Exercise prompt :: Using the records below, please work out how many lines contain "dyne"; answer with the number alone.

Input data ::
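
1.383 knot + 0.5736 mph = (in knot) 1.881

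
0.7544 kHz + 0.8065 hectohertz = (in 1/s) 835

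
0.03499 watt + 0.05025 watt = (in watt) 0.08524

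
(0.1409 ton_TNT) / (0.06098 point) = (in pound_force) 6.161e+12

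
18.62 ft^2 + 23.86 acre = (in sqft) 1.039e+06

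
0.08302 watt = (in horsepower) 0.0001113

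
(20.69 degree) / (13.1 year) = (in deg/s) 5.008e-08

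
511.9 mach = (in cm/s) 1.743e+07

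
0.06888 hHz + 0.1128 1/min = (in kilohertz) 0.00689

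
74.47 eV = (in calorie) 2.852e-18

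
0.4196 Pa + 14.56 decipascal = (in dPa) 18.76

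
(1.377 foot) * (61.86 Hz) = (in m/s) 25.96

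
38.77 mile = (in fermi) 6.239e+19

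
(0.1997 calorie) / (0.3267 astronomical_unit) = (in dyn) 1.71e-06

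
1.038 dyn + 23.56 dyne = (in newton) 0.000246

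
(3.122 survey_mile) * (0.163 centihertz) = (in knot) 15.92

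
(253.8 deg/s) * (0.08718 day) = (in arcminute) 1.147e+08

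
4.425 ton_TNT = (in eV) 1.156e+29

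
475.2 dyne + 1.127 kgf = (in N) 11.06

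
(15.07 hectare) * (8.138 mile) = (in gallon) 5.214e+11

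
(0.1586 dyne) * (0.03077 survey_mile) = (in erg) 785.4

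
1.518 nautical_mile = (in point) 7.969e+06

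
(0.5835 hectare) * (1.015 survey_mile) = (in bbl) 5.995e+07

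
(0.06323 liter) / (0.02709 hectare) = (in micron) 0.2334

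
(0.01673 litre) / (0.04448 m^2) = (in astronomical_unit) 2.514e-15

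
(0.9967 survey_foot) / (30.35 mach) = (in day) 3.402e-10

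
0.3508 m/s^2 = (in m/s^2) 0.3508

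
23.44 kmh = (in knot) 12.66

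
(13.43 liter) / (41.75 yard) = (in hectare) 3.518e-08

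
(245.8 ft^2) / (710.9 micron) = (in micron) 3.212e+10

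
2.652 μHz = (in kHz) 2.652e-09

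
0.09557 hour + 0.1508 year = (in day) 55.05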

Written answer :: 3